**WORK ORDER**
Copy out each line of the data that includes the string "Atom".

**DATA SHOWN**
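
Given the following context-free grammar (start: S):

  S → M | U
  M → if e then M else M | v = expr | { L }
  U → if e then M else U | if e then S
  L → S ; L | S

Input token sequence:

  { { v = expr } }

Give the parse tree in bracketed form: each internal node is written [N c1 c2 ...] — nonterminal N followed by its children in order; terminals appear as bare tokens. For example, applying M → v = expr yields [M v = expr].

[S [M { [L [S [M { [L [S [M v = expr]]] }]]] }]]

S
M
{ L }
{ S }
{ M }
{ { L } }
{ { S } }
{ { M } }
{ { v = expr } }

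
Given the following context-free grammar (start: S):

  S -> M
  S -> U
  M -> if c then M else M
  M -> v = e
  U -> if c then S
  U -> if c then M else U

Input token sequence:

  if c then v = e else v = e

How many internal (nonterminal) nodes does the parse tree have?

4

[S [M if c then [M v = e] else [M v = e]]]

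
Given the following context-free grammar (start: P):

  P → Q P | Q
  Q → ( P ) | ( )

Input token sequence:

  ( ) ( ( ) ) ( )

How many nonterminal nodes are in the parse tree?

8

[P [Q ( )] [P [Q ( [P [Q ( )]] )] [P [Q ( )]]]]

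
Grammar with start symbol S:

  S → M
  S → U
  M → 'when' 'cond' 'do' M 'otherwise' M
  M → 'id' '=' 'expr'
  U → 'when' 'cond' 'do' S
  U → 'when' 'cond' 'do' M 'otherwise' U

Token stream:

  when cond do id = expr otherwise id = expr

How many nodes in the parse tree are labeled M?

3

[S [M when cond do [M id = expr] otherwise [M id = expr]]]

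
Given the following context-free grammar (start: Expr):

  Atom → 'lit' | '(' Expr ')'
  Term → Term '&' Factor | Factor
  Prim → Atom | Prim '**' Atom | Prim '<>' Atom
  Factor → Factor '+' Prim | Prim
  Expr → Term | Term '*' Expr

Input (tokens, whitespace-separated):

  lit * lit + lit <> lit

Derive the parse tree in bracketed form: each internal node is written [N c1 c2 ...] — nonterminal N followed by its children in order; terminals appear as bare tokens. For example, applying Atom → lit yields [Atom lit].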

**EXERCISE RESULT**
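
  Atom → 'lit' | '(' Expr ')'
  Prim → Atom | Prim '**' Atom | Prim '<>' Atom
Derive the parse tree in bracketed form: each internal node is written [N c1 c2 ...] — nonterminal N followed by its children in order; terminals appear as bare tokens. For example, applying Atom → lit yields [Atom lit].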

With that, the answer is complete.